_Work order_: What follows is a block of records; reproduce all of it verbatim.

(Records supplied Opens)

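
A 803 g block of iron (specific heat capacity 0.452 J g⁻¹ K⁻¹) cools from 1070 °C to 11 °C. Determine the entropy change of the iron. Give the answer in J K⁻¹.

In kelvin: T₁ = 1343.15 K, T₂ = 284.15 K. ΔS = ∫dQ_rev/T = m c ln(T₂/T₁) = 803 × 0.452 × ln(284.15/1343.15) = -564 J/K.

ΔS = -564 J/K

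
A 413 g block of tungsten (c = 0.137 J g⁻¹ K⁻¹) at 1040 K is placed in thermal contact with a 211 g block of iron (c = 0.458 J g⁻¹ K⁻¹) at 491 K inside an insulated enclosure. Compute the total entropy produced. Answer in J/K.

Energy balance: T_f = (m₁c₁T₁ + m₂c₂T₂)/(m₁c₁ + m₂c₂) = 693.74 K.
ΔS₁ = m₁c₁ ln(T_f/T₁) = 56.581 × ln(693.74/1040) = -22.91 J/K.
ΔS₂ = m₂c₂ ln(T_f/T₂) = 96.638 × ln(693.74/491) = 33.4 J/K.
ΔS_total = -22.91 + 33.4 = 10.5 J/K.

ΔS_total = 10.5 J/K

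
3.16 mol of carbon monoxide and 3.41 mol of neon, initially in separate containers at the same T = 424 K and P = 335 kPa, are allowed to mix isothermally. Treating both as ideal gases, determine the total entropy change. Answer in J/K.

Mole fractions: x_A = 3.16/6.57 = 0.481, x_B = 0.519.
ΔS_mix = −R(n_A ln x_A + n_B ln x_B) = −8.314 × (3.16 ln 0.481 + 3.41 ln 0.519) = 37.8 J/K.

ΔS_mix = 37.8 J/K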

(Records supplied Closes)

_Final answer_:
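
A 803 g block of iron (specific heat capacity 0.452 J g⁻¹ K⁻¹) cools from 1070 °C to 11 °C. Determine the entropy change of the iron. Give the answer in J K⁻¹.

In kelvin: T₁ = 1343.15 K, T₂ = 284.15 K. ΔS = ∫dQ_rev/T = m c ln(T₂/T₁) = 803 × 0.452 × ln(284.15/1343.15) = -564 J/K.

ΔS = -564 J/K

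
A 413 g block of tungsten (c = 0.137 J g⁻¹ K⁻¹) at 1040 K is placed in thermal contact with a 211 g block of iron (c = 0.458 J g⁻¹ K⁻¹) at 491 K inside an insulated enclosure. Compute the total entropy produced. Answer in J/K.

Energy balance: T_f = (m₁c₁T₁ + m₂c₂T₂)/(m₁c₁ + m₂c₂) = 693.74 K.
ΔS₁ = m₁c₁ ln(T_f/T₁) = 56.581 × ln(693.74/1040) = -22.91 J/K.
ΔS₂ = m₂c₂ ln(T_f/T₂) = 96.638 × ln(693.74/491) = 33.4 J/K.
ΔS_total = -22.91 + 33.4 = 10.5 J/K.

ΔS_total = 10.5 J/K

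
3.16 mol of carbon monoxide and 3.41 mol of neon, initially in separate containers at the same T = 424 K and P = 335 kPa, are allowed to mix isothermally. Treating both as ideal gases, determine the total entropy change. Answer in J/K.

Mole fractions: x_A = 3.16/6.57 = 0.481, x_B = 0.519.
ΔS_mix = −R(n_A ln x_A + n_B ln x_B) = −8.314 × (3.16 ln 0.481 + 3.41 ln 0.519) = 37.8 J/K.

ΔS_mix = 37.8 J/K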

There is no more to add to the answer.